[Start of Attachment]

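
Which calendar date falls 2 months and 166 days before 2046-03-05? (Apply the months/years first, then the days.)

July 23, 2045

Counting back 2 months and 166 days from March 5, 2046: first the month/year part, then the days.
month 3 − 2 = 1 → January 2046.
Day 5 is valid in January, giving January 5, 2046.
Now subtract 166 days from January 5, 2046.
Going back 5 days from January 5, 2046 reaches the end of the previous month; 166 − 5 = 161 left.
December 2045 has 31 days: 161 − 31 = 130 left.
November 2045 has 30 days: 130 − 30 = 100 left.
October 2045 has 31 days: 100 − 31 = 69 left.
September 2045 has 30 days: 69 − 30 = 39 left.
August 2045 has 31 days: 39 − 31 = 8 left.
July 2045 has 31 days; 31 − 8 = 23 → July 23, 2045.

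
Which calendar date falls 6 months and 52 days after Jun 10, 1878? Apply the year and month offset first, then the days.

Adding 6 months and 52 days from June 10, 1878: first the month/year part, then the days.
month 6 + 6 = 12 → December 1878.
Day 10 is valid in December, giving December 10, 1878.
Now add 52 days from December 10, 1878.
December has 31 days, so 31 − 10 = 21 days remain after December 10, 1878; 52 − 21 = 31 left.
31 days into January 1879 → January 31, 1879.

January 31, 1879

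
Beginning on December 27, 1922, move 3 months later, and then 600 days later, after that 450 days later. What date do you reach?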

[End of Attachment]
[Start of Attachment]

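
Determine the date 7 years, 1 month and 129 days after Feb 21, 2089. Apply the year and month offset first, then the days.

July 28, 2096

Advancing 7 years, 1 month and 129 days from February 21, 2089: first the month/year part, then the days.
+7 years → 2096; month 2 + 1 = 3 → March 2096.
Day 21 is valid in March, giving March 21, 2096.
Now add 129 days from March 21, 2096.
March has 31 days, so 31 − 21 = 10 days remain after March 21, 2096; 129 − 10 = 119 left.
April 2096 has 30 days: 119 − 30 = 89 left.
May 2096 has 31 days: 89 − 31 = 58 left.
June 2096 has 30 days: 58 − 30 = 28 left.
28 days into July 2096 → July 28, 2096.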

[End of Attachment]

Among the entries above, the lines between the ones containing "Which calendar date falls 2" and "Beginning on December", inclusive, are to be transcribed exactly. No other line is to be given.

Answer to this task:
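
Which calendar date falls 2 months and 166 days before 2046-03-05? (Apply the months/years first, then the days.)

July 23, 2045

Counting back 2 months and 166 days from March 5, 2046: first the month/year part, then the days.
month 3 − 2 = 1 → January 2046.
Day 5 is valid in January, giving January 5, 2046.
Now subtract 166 days from January 5, 2046.
Going back 5 days from January 5, 2046 reaches the end of the previous month; 166 − 5 = 161 left.
December 2045 has 31 days: 161 − 31 = 130 left.
November 2045 has 30 days: 130 − 30 = 100 left.
October 2045 has 31 days: 100 − 31 = 69 left.
September 2045 has 30 days: 69 − 30 = 39 left.
August 2045 has 31 days: 39 − 31 = 8 left.
July 2045 has 31 days; 31 − 8 = 23 → July 23, 2045.

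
Which calendar date falls 6 months and 52 days after Jun 10, 1878? Apply the year and month offset first, then the days.

Adding 6 months and 52 days from June 10, 1878: first the month/year part, then the days.
month 6 + 6 = 12 → December 1878.
Day 10 is valid in December, giving December 10, 1878.
Now add 52 days from December 10, 1878.
December has 31 days, so 31 − 10 = 21 days remain after December 10, 1878; 52 − 21 = 31 left.
31 days into January 1879 → January 31, 1879.

January 31, 1879

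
Beginning on December 27, 1922, move 3 months later, and then 600 days later, after that 450 days later. What date do you reach?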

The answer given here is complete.